Exercise material: Begin

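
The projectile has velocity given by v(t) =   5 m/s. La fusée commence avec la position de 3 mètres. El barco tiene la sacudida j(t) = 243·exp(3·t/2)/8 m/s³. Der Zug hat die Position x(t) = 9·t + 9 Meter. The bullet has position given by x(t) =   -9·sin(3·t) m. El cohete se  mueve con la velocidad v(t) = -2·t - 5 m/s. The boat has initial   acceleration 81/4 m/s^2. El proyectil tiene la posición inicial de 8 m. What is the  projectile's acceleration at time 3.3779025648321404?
Starting from velocity v(t) = 5, we take 1 derivative. Taking d/dt of v(t), we find a(t) = 0. From the given acceleration equation a(t) = 0, we substitute t = 3.3779025648321404 to get a = 0.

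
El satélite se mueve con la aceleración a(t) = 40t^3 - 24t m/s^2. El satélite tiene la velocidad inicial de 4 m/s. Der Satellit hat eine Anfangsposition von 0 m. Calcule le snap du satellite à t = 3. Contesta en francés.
Nous devons dériver notre équation de l'accélération a(t) = 40·t^3 - 24·t 2 fois. En dérivant l'accélération, nous obtenons le jerk: j(t) = 120·t^2 - 24. La dérivée du jerk donne le snap: s(t) = 240·t. De l'équation du snap s(t) = 240·t, nous substituons t = 3 pour obtenir s = 720.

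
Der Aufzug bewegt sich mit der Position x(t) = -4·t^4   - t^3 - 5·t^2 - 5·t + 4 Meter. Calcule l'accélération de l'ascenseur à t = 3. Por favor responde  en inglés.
Starting from position x(t) = -4·t^4 - t^3 - 5·t^2 - 5·t + 4, we take 2 derivatives. Taking d/dt of x(t), we find v(t) = -16·t^3 - 3·t^2 - 10·t - 5. Differentiating velocity, we get acceleration: a(t) = -48·t^2 - 6·t - 10. From the given acceleration equation a(t) = -48·t^2 - 6·t - 10, we substitute t = 3 to get a = -460.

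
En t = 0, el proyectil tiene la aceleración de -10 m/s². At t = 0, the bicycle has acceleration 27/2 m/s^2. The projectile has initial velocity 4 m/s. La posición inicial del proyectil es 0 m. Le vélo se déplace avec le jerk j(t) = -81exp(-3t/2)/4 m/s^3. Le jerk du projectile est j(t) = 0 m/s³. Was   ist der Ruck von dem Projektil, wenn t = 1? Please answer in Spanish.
Usando j(t) = 0 y sustituyendo t = 1, encontramos j = 0.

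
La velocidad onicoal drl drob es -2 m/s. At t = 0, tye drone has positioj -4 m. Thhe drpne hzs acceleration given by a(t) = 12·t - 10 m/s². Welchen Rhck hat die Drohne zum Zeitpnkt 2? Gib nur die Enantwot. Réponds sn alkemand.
Die Antwort ist 12.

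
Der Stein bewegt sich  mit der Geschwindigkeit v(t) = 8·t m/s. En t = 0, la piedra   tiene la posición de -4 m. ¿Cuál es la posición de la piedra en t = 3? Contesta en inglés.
We must find the antiderivative of our velocity equation v(t) = 8·t 1 time. Taking ∫v(t)dt and applying x(0) = -4, we find x(t) = 4·t^2 - 4. From the given position equation x(t) = 4·t^2 - 4, we substitute t = 3 to get x = 32.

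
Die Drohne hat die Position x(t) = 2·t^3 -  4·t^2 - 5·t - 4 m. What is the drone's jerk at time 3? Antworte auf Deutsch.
Um dies zu lösen, müssen wir 3 Ableitungen unserer Gleichung für die Position x(t) = 2·t^3 - 4·t^2 - 5·t - 4 nehmen. Die Ableitung von der Position ergibt die Geschwindigkeit: v(t) = 6·t^2 - 8·t - 5. Die Ableitung von der Geschwindigkeit ergibt die Beschleunigung: a(t) = 12·t - 8. Mit d/dt von a(t) finden wir j(t) = 12. Wir haben den Ruck j(t) = 12. Durch Einsetzen von t = 3: j(3) = 12.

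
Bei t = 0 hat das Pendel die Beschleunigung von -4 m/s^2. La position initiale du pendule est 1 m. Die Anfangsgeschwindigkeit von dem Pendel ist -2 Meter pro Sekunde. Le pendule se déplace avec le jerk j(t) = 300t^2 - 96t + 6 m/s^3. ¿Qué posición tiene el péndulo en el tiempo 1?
Partiendo de la sacudida j(t) = 300·t^2 - 96·t + 6, tomamos 3 antiderivadas. Integrando la sacudida y usando la condición inicial a(0) = -4, obtenemos a(t) = 100·t^3 - 48·t^2 + 6·t - 4. Tomando ∫a(t)dt y aplicando v(0) = -2, encontramos v(t) = 25·t^4 - 16·t^3 + 3·t^2 - 4·t - 2. Tomando ∫v(t)dt y aplicando x(0) = 1, encontramos x(t) = 5·t^5 - 4·t^4 + t^3 - 2·t^2 - 2·t + 1. Tenemos la posición x(t) = 5·t^5 - 4·t^4 + t^3 - 2·t^2 - 2·t + 1. Sustituyendo t = 1: x(1) = -1.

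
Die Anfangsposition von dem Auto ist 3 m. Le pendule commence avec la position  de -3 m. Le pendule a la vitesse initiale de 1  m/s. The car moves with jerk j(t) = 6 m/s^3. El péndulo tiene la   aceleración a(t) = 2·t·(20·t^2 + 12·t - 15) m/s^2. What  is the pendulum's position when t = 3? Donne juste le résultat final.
x(3) = 513.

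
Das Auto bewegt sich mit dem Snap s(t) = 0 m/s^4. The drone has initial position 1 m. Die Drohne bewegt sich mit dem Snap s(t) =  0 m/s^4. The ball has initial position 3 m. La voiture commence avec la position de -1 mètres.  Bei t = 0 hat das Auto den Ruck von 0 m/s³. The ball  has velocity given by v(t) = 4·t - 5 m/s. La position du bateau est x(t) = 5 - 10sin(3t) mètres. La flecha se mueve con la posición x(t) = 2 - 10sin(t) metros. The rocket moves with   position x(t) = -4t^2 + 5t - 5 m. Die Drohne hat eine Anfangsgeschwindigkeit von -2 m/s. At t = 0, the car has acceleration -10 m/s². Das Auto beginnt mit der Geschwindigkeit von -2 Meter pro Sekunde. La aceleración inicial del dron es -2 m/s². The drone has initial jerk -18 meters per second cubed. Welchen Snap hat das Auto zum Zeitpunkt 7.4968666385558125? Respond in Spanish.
Tenemos el snap s(t) = 0. Sustituyendo t = 7.4968666385558125: s(7.4968666385558125) = 0.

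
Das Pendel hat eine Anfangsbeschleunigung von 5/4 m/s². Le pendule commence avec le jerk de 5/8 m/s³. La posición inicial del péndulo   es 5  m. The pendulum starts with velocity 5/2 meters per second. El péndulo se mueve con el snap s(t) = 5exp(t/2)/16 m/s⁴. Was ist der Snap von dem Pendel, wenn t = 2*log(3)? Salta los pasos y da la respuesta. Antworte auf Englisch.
s(2*log(3)) = 15/16.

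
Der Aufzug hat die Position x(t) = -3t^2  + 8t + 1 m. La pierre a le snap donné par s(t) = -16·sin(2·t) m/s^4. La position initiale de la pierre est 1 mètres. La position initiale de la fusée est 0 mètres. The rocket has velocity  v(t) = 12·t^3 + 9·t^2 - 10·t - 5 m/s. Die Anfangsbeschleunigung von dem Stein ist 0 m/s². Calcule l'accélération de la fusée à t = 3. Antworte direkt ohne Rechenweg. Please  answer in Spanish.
La respuesta es 368.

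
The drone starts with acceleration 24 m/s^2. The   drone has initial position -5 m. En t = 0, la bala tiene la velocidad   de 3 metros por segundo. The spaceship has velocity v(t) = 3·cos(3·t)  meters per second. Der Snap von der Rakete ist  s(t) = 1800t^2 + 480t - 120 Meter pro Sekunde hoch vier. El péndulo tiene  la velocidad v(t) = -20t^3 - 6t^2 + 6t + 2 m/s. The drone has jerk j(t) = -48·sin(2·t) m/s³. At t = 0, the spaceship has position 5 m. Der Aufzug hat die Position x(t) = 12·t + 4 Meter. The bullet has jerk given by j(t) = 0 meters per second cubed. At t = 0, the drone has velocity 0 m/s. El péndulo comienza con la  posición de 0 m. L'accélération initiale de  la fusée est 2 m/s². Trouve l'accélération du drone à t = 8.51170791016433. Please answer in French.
En partant du jerk j(t) = -48·sin(2·t), nous prenons 1 primitive. En intégrant le jerk et en utilisant la condition initiale a(0) = 24, nous obtenons a(t) = 24·cos(2·t). De l'équation de l'accélération a(t) = 24·cos(2·t), nous substituons t = 8.51170791016433 pour obtenir a = -6.06187323854707.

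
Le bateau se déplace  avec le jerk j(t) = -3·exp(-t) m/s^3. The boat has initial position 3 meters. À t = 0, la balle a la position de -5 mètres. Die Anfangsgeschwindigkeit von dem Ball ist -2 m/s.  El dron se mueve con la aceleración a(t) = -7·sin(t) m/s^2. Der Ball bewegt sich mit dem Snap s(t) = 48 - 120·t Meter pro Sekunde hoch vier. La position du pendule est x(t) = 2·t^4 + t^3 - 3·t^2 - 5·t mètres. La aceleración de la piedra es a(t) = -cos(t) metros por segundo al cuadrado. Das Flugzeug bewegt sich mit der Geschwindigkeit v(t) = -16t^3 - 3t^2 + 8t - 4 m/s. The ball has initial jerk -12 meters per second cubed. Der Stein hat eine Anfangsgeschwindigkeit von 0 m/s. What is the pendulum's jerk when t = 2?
To solve this, we need to take 3 derivatives of our position equation x(t) = 2·t^4 + t^3 - 3·t^2 - 5·t. The derivative of position gives velocity: v(t) = 8·t^3 + 3·t^2 - 6·t - 5. Differentiating velocity, we get acceleration: a(t) = 24·t^2 + 6·t - 6. The derivative of acceleration gives jerk: j(t) = 48·t + 6. From the given jerk equation j(t) = 48·t + 6, we substitute t = 2 to get j = 102.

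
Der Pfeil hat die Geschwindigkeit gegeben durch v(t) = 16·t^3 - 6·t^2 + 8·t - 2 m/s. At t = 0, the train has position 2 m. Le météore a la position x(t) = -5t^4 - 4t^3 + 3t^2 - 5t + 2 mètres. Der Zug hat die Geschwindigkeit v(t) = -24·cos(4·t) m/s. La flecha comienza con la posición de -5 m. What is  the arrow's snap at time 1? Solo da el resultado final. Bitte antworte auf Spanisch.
El snap en t = 1 es s = 96.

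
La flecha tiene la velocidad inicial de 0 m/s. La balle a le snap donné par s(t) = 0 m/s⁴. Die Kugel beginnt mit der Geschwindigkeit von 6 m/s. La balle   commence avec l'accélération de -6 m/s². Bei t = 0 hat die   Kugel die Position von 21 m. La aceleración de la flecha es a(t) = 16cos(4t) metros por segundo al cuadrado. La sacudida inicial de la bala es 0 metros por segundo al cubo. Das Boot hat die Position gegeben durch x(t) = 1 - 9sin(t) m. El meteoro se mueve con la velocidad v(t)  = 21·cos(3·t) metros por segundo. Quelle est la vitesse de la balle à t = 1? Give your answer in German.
Wir müssen das Integral unserer Gleichung für den Snap s(t) = 0 3-mal finden. Das Integral von dem Snap, mit j(0) = 0, ergibt den Ruck: j(t) = 0. Das Integral von dem Ruck ist die Beschleunigung. Mit a(0) = -6 erhalten wir a(t) = -6. Das Integral von der Beschleunigung ist die Geschwindigkeit. Mit v(0) = 6 erhalten wir v(t) = 6 - 6·t. Aus der Gleichung für die Geschwindigkeit v(t) = 6 - 6·t, setzen wir t = 1 ein und erhalten v = 0.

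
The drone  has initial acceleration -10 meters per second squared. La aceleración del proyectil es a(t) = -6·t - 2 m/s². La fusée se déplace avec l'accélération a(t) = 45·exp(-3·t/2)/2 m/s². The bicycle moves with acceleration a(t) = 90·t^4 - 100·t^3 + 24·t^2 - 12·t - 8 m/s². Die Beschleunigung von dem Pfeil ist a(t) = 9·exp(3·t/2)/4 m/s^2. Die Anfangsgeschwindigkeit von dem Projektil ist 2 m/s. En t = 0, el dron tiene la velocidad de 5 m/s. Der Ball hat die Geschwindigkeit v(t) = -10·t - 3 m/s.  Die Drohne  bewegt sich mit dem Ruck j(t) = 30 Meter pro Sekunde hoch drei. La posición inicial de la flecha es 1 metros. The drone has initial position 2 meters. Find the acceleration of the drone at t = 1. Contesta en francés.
Nous devons intégrer notre équation du jerk j(t) = 30 1 fois. La primitive du jerk, avec a(0) = -10, donne l'accélération: a(t) = 30·t - 10. En utilisant a(t) = 30·t - 10 et en substituant t = 1, nous trouvons a = 20.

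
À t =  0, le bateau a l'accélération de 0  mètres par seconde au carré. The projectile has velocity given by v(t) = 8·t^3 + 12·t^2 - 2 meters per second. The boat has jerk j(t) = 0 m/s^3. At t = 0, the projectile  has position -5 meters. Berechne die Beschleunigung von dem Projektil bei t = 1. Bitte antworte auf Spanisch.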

Exercise material: End

### Assignment
An exact copy of the lines from the one with "1. Contesta en francés." to the final line of the entries is all that the answer should hold.

### Response
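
The drone  has initial acceleration -10 meters per second squared. La aceleración del proyectil es a(t) = -6·t - 2 m/s². La fusée se déplace avec l'accélération a(t) = 45·exp(-3·t/2)/2 m/s². The bicycle moves with acceleration a(t) = 90·t^4 - 100·t^3 + 24·t^2 - 12·t - 8 m/s². Die Beschleunigung von dem Pfeil ist a(t) = 9·exp(3·t/2)/4 m/s^2. Die Anfangsgeschwindigkeit von dem Projektil ist 2 m/s. En t = 0, el dron tiene la velocidad de 5 m/s. Der Ball hat die Geschwindigkeit v(t) = -10·t - 3 m/s.  Die Drohne  bewegt sich mit dem Ruck j(t) = 30 Meter pro Sekunde hoch drei. La posición inicial de la flecha es 1 metros. The drone has initial position 2 meters. Find the acceleration of the drone at t = 1. Contesta en francés.
Nous devons intégrer notre équation du jerk j(t) = 30 1 fois. La primitive du jerk, avec a(0) = -10, donne l'accélération: a(t) = 30·t - 10. En utilisant a(t) = 30·t - 10 et en substituant t = 1, nous trouvons a = 20.

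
À t =  0, le bateau a l'accélération de 0  mètres par seconde au carré. The projectile has velocity given by v(t) = 8·t^3 + 12·t^2 - 2 meters per second. The boat has jerk j(t) = 0 m/s^3. At t = 0, the projectile  has position -5 meters. Berechne die Beschleunigung von dem Projektil bei t = 1. Bitte antworte auf Spanisch.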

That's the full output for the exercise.